**ASSIGNED TASK:** Every record, from the first line to the last, needs to be given again exactly.

# # # # # # #

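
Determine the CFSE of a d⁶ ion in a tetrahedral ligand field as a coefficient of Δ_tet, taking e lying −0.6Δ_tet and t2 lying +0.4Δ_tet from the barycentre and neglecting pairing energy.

-0.6 Δ_tet

Tetrahedral splitting is small, so the complex is high-spin.
Configuration: e^3 t2^3.
CFSE = 3(-0.6Δ_tet) + 3(0.4Δ_tet) = -1.8Δ_tet + 1.2Δ_tet = -0.6Δ_tet.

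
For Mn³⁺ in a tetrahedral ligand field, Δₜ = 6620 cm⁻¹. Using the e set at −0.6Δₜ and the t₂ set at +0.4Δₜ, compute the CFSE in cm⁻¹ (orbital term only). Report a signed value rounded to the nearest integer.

Mn sits in group 7; removing 3 electrons leaves Mn³⁺ with 7 − 3 = 4 d electrons.
With tetrahedral geometry the complex is necessarily high-spin.
Electron filling gives e² t₂².
CFSE(orbital) = 2×(-0.6Δₜ) + 2×(0.4Δₜ) = -0.4Δₜ; with Δₜ = 6620 cm⁻¹ that is -2648 cm⁻¹.

-2648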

# # # # # # #

**FINISHED TASK:**
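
Determine the CFSE of a d⁶ ion in a tetrahedral ligand field as a coefficient of Δ_tet, taking e lying −0.6Δ_tet and t2 lying +0.4Δ_tet from the barycentre and neglecting pairing energy.

-0.6 Δ_tet

Tetrahedral splitting is small, so the complex is high-spin.
Configuration: e^3 t2^3.
CFSE = 3(-0.6Δ_tet) + 3(0.4Δ_tet) = -1.8Δ_tet + 1.2Δ_tet = -0.6Δ_tet.

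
For Mn³⁺ in a tetrahedral ligand field, Δₜ = 6620 cm⁻¹. Using the e set at −0.6Δₜ and the t₂ set at +0.4Δₜ, compute the CFSE in cm⁻¹ (orbital term only). Report a signed value rounded to the nearest integer.

Mn sits in group 7; removing 3 electrons leaves Mn³⁺ with 7 − 3 = 4 d electrons.
With tetrahedral geometry the complex is necessarily high-spin.
Electron filling gives e² t₂².
CFSE(orbital) = 2×(-0.6Δₜ) + 2×(0.4Δₜ) = -0.4Δₜ; with Δₜ = 6620 cm⁻¹ that is -2648 cm⁻¹.

-2648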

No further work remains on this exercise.